DATA FOR PROCESSING —
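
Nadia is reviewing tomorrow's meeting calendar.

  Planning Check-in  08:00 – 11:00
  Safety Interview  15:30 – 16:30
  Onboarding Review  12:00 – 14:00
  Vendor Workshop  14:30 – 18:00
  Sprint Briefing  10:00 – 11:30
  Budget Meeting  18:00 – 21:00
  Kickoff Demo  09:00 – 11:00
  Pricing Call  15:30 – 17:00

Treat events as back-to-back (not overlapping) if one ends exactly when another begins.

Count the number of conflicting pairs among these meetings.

Check each pair: they overlap iff neither finishes before the other starts.
Sorted by start: Planning Check-in, Kickoff Demo, Sprint Briefing, Onboarding Review, Vendor Workshop, Safety Interview, Pricing Call, Budget Meeting.
Kickoff Demo starts before Planning Check-in ends → Planning Check-in and Kickoff Demo overlap.
Sprint Briefing starts before Planning Check-in ends → Planning Check-in and Sprint Briefing overlap.
Onboarding Review starts after Planning Check-in ends, so Planning Check-in has no further overlaps.
Sprint Briefing starts before Kickoff Demo ends → Kickoff Demo and Sprint Briefing overlap.
Onboarding Review starts after Kickoff Demo ends, so Kickoff Demo has no further overlaps.
Onboarding Review starts after Sprint Briefing ends, so Sprint Briefing has no further overlaps.
Vendor Workshop starts after Onboarding Review ends, so Onboarding Review has no further overlaps.
Safety Interview starts before Vendor Workshop ends → Vendor Workshop and Safety Interview overlap.
Pricing Call starts before Vendor Workshop ends → Vendor Workshop and Pricing Call overlap.
Budget Meeting starts exactly when Vendor Workshop ends (back-to-back, no overlap).
Pricing Call starts before Safety Interview ends → Safety Interview and Pricing Call overlap.
Budget Meeting starts after Safety Interview ends.
Budget Meeting starts after Pricing Call ends.
Overlapping pairs: Kickoff Demo & Planning Check-in, Kickoff Demo & Sprint Briefing, Planning Check-in & Sprint Briefing, Pricing Call & Safety Interview, Pricing Call & Vendor Workshop, Safety Interview & Vendor Workshop — 6 in total.

6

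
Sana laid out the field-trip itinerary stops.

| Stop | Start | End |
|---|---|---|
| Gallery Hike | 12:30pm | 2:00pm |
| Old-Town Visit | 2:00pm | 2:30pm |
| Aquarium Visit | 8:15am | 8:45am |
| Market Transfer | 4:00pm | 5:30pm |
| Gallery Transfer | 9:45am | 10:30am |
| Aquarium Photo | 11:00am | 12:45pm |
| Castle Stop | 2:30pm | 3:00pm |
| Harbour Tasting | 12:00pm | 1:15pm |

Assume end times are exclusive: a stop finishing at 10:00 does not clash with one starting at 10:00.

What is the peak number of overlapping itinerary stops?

3

Sort all start/end points and keep a running count:
8:15am start Aquarium Visit → 1
8:45am end Aquarium Visit → 0
9:45am start Gallery Transfer → 1
10:30am end Gallery Transfer → 0
11:00am start Aquarium Photo → 1
12:00pm start Harbour Tasting → 2
12:30pm start Gallery Hike → 3
12:45pm end Aquarium Photo → 2
1:15pm end Harbour Tasting → 1
2:00pm end Gallery Hike → 0
2:00pm start Old-Town Visit → 1
2:30pm end Old-Town Visit → 0
2:30pm start Castle Stop → 1
3:00pm end Castle Stop → 0
4:00pm start Market Transfer → 1
5:30pm end Market Transfer → 0
Peak is 3, at 12:30pm (Aquarium Photo, Gallery Hike, Harbour Tasting).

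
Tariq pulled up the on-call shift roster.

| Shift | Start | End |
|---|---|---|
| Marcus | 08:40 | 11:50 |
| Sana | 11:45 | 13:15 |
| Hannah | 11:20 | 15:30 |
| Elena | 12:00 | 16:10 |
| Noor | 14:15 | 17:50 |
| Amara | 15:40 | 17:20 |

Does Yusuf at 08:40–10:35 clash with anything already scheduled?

Marcus: starts 08:40 before Yusuf ends 10:35, and ends 11:50 after Yusuf starts 08:40 → overlap.
Hannah: starts 11:20 at or after Yusuf ends 10:35 → clear.
Sana: starts 11:45 at or after Yusuf ends 10:35 → clear.
Elena: starts 12:00 at or after Yusuf ends 10:35 → clear.
Noor: starts 14:15 at or after Yusuf ends 10:35 → clear.
Amara: starts 15:40 at or after Yusuf ends 10:35 → clear.
Yusuf overlaps Marcus.

Yes — it overlaps Marcus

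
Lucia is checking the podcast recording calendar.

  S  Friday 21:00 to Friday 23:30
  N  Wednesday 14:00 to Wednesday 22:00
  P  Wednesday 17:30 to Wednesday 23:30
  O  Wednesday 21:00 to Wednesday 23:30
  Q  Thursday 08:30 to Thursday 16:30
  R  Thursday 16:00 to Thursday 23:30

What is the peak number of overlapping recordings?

Sweep the timeline, counting +1 at each start and −1 at each end (ends before starts at a tie):
Wednesday 14:00 start N → 1
Wednesday 17:30 start P → 2
Wednesday 21:00 start O → 3
Wednesday 22:00 end N → 2
Wednesday 23:30 end O → 1
Wednesday 23:30 end P → 0
Thursday 08:30 start Q → 1
Thursday 16:00 start R → 2
Thursday 16:30 end Q → 1
Thursday 23:30 end R → 0
Friday 21:00 start S → 1
Friday 23:30 end S → 0
Peak is 3, at Wednesday 21:00 (N, O, P).

3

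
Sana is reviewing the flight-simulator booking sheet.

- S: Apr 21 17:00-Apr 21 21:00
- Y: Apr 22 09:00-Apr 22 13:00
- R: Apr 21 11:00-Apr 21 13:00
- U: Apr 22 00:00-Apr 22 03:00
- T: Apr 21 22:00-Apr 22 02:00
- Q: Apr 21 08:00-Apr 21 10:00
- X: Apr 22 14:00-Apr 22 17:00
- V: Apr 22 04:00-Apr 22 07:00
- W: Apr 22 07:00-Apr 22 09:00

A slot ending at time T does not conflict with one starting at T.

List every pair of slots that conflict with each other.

Sorted by start: Q, R, S, T, U, V, W, Y, X.
R starts after Q ends — done with Q.
S starts after R ends — done with R.
T starts after S ends — done with S.
U starts before T ends → T and U overlap.
V starts after T ends — done with T.
V starts after U ends — done with U.
W starts exactly when V ends (back-to-back, no overlap) — done with V.
Y starts exactly when W ends (back-to-back, no overlap) — done with W.
X starts after Y ends.

T & U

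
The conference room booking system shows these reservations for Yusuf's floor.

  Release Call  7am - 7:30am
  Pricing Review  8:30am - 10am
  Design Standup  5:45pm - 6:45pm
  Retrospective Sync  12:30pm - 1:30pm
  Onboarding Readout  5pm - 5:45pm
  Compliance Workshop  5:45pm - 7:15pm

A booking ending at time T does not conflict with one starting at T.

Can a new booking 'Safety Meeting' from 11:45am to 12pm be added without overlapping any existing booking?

Release Call: ends 7:30am at or before Safety Meeting starts 11:45am → clear.
Pricing Review: ends 10am at or before Safety Meeting starts 11:45am → clear.
Retrospective Sync: starts 12:30pm at or after Safety Meeting ends 12pm → clear.
Onboarding Readout: starts 5pm at or after Safety Meeting ends 12pm → clear.
Design Standup: starts 5:45pm at or after Safety Meeting ends 12pm → clear.
Compliance Workshop: starts 5:45pm at or after Safety Meeting ends 12pm → clear.

Yes — the slot is free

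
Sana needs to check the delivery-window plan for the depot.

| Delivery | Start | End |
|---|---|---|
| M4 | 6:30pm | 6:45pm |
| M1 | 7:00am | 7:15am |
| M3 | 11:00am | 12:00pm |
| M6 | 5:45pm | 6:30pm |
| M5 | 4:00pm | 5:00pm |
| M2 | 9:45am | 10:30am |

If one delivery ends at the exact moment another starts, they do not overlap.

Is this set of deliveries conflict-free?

Yes

Sorted by start: M1, M2, M3, M5, M6, M4.
M2 starts after M1 ends; M1 is clear from here.
M3 starts after M2 ends; M2 is clear from here.
M5 starts after M3 ends; M3 is clear from here.
M6 starts after M5 ends; M5 is clear from here.
M4 starts exactly when M6 ends (back-to-back, no overlap).
Every pair is clear; the schedule has no overlaps.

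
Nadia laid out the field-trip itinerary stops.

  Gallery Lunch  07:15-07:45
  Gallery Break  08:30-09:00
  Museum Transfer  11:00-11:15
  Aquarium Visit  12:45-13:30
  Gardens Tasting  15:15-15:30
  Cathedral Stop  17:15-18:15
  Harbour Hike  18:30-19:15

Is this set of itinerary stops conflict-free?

Two intervals overlap when each starts before the other ends.
Sorted by start: Gallery Lunch, Gallery Break, Museum Transfer, Aquarium Visit, Gardens Tasting, Cathedral Stop, Harbour Hike.
Gallery Break starts after Gallery Lunch ends — done with Gallery Lunch.
Museum Transfer starts after Gallery Break ends — done with Gallery Break.
Aquarium Visit starts after Museum Transfer ends — done with Museum Transfer.
Gardens Tasting starts after Aquarium Visit ends — done with Aquarium Visit.
Cathedral Stop starts after Gardens Tasting ends — done with Gardens Tasting.
Harbour Hike starts after Cathedral Stop ends.
Every pair is clear; the schedule has no overlaps.

Yes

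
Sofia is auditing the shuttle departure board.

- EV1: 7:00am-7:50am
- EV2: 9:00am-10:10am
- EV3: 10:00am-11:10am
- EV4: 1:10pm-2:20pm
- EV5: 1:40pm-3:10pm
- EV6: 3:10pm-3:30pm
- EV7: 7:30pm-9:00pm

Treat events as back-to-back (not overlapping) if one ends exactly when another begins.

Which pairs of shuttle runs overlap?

Two intervals overlap when each starts before the other ends.
Sorted by start: EV1, EV2, EV3, EV4, EV5, EV6, EV7.
EV2 starts after EV1 ends, so nothing later overlaps EV1 either.
EV3 starts before EV2 ends → EV2 and EV3 overlap.
EV4 starts after EV2 ends, so nothing later overlaps EV2 either.
EV4 starts after EV3 ends, so nothing later overlaps EV3 either.
EV5 starts before EV4 ends → EV4 and EV5 overlap.
EV6 starts after EV4 ends, so nothing later overlaps EV4 either.
EV6 starts exactly when EV5 ends (back-to-back, no overlap), so nothing later overlaps EV5 either.
EV7 starts after EV6 ends.

EV2 & EV3, EV4 & EV5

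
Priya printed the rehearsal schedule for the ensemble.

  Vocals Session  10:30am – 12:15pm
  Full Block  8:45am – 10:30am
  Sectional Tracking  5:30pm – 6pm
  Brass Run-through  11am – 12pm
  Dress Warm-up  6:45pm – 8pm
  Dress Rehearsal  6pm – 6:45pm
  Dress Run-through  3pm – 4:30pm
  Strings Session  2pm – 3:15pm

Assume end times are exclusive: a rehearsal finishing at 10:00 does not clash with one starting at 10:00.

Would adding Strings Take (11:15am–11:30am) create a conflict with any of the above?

Yes — it overlaps Brass Run-through, Vocals Session

Full Block: ends 10:30am at or before Strings Take starts 11:15am → clear.
Vocals Session: starts 10:30am before Strings Take ends 11:30am, and ends 12:15pm after Strings Take starts 11:15am → overlap.
Brass Run-through: starts 11am before Strings Take ends 11:30am, and ends 12pm after Strings Take starts 11:15am → overlap.
Strings Session: starts 2pm at or after Strings Take ends 11:30am → clear.
Dress Run-through: starts 3pm at or after Strings Take ends 11:30am → clear.
Sectional Tracking: starts 5:30pm at or after Strings Take ends 11:30am → clear.
Dress Rehearsal: starts 6pm at or after Strings Take ends 11:30am → clear.
Dress Warm-up: starts 6:45pm at or after Strings Take ends 11:30am → clear.
Strings Take overlaps Vocals Session, Brass Run-through.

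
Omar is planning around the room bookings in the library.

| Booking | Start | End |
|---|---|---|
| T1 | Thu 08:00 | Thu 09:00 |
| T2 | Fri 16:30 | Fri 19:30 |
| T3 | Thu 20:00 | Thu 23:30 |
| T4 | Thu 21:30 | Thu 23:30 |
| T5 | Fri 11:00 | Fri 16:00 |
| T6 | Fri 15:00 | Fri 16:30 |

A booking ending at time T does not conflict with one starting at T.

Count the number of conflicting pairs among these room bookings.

2

Sorted by start: T1, T3, T4, T5, T6, T2.
T3 starts after T1 ends; T1 is clear from here.
T4 starts before T3 ends → T3 and T4 overlap.
T5 starts after T3 ends; T3 is clear from here.
T5 starts after T4 ends; T4 is clear from here.
T6 starts before T5 ends → T5 and T6 overlap.
T2 starts after T5 ends.
T2 starts exactly when T6 ends (back-to-back, no overlap).
Overlapping pairs: T3 & T4, T5 & T6 — 2 in total.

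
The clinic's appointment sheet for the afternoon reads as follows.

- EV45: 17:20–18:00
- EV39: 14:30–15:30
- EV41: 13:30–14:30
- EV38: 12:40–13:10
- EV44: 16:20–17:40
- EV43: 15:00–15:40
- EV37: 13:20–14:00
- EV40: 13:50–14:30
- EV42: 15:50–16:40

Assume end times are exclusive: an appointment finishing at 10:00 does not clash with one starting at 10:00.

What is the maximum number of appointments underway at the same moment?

3

Sort all start/end points and keep a running count:
12:40 start EV38 → 1
13:10 end EV38 → 0
13:20 start EV37 → 1
13:30 start EV41 → 2
13:50 start EV40 → 3
14:00 end EV37 → 2
14:30 end EV40 → 1
14:30 end EV41 → 0
14:30 start EV39 → 1
15:00 start EV43 → 2
15:30 end EV39 → 1
15:40 end EV43 → 0
15:50 start EV42 → 1
16:20 start EV44 → 2
16:40 end EV42 → 1
17:20 start EV45 → 2
17:40 end EV44 → 1
18:00 end EV45 → 0
Peak is 3, at 13:50 (EV37, EV40, EV41).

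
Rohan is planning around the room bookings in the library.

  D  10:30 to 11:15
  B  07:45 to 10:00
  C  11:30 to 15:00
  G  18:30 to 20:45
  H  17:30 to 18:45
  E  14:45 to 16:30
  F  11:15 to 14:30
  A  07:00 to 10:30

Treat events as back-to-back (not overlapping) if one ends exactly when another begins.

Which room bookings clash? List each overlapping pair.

A & B, C & E, C & F, G & H

Sorted by start: A, B, D, F, C, E, H, G.
B starts before A ends → A and B overlap.
D starts exactly when A ends (back-to-back, no overlap) — done with A.
D starts after B ends — done with B.
F starts exactly when D ends (back-to-back, no overlap) — done with D.
C starts before F ends → F and C overlap.
E starts after F ends — done with F.
E starts before C ends → C and E overlap.
H starts after C ends — done with C.
H starts after E ends — done with E.
G starts before H ends → H and G overlap.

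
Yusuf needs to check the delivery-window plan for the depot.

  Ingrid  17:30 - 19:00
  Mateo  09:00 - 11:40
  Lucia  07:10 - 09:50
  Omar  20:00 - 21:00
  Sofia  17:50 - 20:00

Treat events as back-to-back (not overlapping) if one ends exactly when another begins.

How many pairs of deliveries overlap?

2

Sorted by start: Lucia, Mateo, Ingrid, Sofia, Omar.
Mateo starts before Lucia ends → Lucia and Mateo overlap.
Ingrid starts after Lucia ends — done with Lucia.
Ingrid starts after Mateo ends — done with Mateo.
Sofia starts before Ingrid ends → Ingrid and Sofia overlap.
Omar starts after Ingrid ends.
Omar starts exactly when Sofia ends (back-to-back, no overlap).
Overlapping pairs: Ingrid & Sofia, Lucia & Mateo — 2 in total.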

WHAT IS REQUIRED —
Keep both end lines and retype everything in the records above from the line containing "Is this set of itinerary stops conflict-free?" through the line containing "- EV5: 1:40pm-3:10pm", exactly, with nothing else.

SOLUTION FOR THIS TASK —
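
Is this set of itinerary stops conflict-free?

Two intervals overlap when each starts before the other ends.
Sorted by start: Gallery Lunch, Gallery Break, Museum Transfer, Aquarium Visit, Gardens Tasting, Cathedral Stop, Harbour Hike.
Gallery Break starts after Gallery Lunch ends — done with Gallery Lunch.
Museum Transfer starts after Gallery Break ends — done with Gallery Break.
Aquarium Visit starts after Museum Transfer ends — done with Museum Transfer.
Gardens Tasting starts after Aquarium Visit ends — done with Aquarium Visit.
Cathedral Stop starts after Gardens Tasting ends — done with Gardens Tasting.
Harbour Hike starts after Cathedral Stop ends.
Every pair is clear; the schedule has no overlaps.

Yes

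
Sofia is auditing the shuttle departure board.

- EV1: 7:00am-7:50am
- EV2: 9:00am-10:10am
- EV3: 10:00am-11:10am
- EV4: 1:10pm-2:20pm
- EV5: 1:40pm-3:10pm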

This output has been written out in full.